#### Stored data
- Opening Delimiter -

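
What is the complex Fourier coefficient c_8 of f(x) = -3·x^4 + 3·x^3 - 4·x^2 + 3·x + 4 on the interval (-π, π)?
Compute the real Fourier coefficients first: a_8 = -3·π^2/8 - 55/256, b_8 = -3·π^2/4 - 87/128.
Then c_8 = (a_8 − i·b_8)/2 = -3·π^2/16 - 55/512 + 87·i/256 + 3·i·π^2/8.

Final answer: -3·π^2/16 - 55/512 + 87·i/256 + 3·i·π^2/8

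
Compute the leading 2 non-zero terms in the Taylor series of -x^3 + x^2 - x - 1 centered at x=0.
-x - 1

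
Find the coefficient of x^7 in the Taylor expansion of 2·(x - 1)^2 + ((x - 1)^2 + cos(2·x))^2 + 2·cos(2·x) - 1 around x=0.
Expand to order 7: 2·(x - 1)^2 + ((x - 1)^2 + cos(2·x))^2 + 2·cos(2·x) - 1 = 16·x^7/45 - 28·x^6/15 - 8·x^5/3 + 5·x^4 + 4·x^3 - 2·x^2 - 12·x + 7 + O(x^8).
The coefficient of x^7 is 16/45.

Final answer: 16/45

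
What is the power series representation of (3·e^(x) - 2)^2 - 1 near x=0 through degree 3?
10·x^3 + 12·x^2 + 6·x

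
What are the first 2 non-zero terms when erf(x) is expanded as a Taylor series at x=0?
-2·x^3/(3·√(π)) + 2·x/√(π)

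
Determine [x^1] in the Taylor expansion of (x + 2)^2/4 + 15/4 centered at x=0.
Expand to order 1: (x + 2)^2/4 + 15/4 = x + 19/4 + O(x^2).
The coefficient of x^1 is 1.

Final answer: 1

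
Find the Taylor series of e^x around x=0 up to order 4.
x^4/24 + x^3/6 + x^2/2 + x + 1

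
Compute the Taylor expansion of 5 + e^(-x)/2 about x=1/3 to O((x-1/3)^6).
(1 + 10·e^(1/3))·e^(-1/3)/2 - e^(-1/3)·(x - 1/3)/2 + e^(-1/3)·(x - 1/3)^2/4 - e^(-1/3)·(x - 1/3)^3/12 + e^(-1/3)·(x - 1/3)^4/48 - e^(-1/3)·(x - 1/3)^5/240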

- Closing Delimiter -

#### WORK ORDER
Each record is to be repeated word for word, with none skipped.

#### YOUR SOLUTION
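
What is the complex Fourier coefficient c_8 of f(x) = -3·x^4 + 3·x^3 - 4·x^2 + 3·x + 4 on the interval (-π, π)?
Compute the real Fourier coefficients first: a_8 = -3·π^2/8 - 55/256, b_8 = -3·π^2/4 - 87/128.
Then c_8 = (a_8 − i·b_8)/2 = -3·π^2/16 - 55/512 + 87·i/256 + 3·i·π^2/8.

Final answer: -3·π^2/16 - 55/512 + 87·i/256 + 3·i·π^2/8

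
Compute the leading 2 non-zero terms in the Taylor series of -x^3 + x^2 - x - 1 centered at x=0.
-x - 1

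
Find the coefficient of x^7 in the Taylor expansion of 2·(x - 1)^2 + ((x - 1)^2 + cos(2·x))^2 + 2·cos(2·x) - 1 around x=0.
Expand to order 7: 2·(x - 1)^2 + ((x - 1)^2 + cos(2·x))^2 + 2·cos(2·x) - 1 = 16·x^7/45 - 28·x^6/15 - 8·x^5/3 + 5·x^4 + 4·x^3 - 2·x^2 - 12·x + 7 + O(x^8).
The coefficient of x^7 is 16/45.

Final answer: 16/45

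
What is the power series representation of (3·e^(x) - 2)^2 - 1 near x=0 through degree 3?
10·x^3 + 12·x^2 + 6·x

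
What are the first 2 non-zero terms when erf(x) is expanded as a Taylor series at x=0?
-2·x^3/(3·√(π)) + 2·x/√(π)

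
Determine [x^1] in the Taylor expansion of (x + 2)^2/4 + 15/4 centered at x=0.
Expand to order 1: (x + 2)^2/4 + 15/4 = x + 19/4 + O(x^2).
The coefficient of x^1 is 1.

Final answer: 1

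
Find the Taylor series of e^x around x=0 up to order 4.
x^4/24 + x^3/6 + x^2/2 + x + 1

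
Compute the Taylor expansion of 5 + e^(-x)/2 about x=1/3 to O((x-1/3)^6).
(1 + 10·e^(1/3))·e^(-1/3)/2 - e^(-1/3)·(x - 1/3)/2 + e^(-1/3)·(x - 1/3)^2/4 - e^(-1/3)·(x - 1/3)^3/12 + e^(-1/3)·(x - 1/3)^4/48 - e^(-1/3)·(x - 1/3)^5/240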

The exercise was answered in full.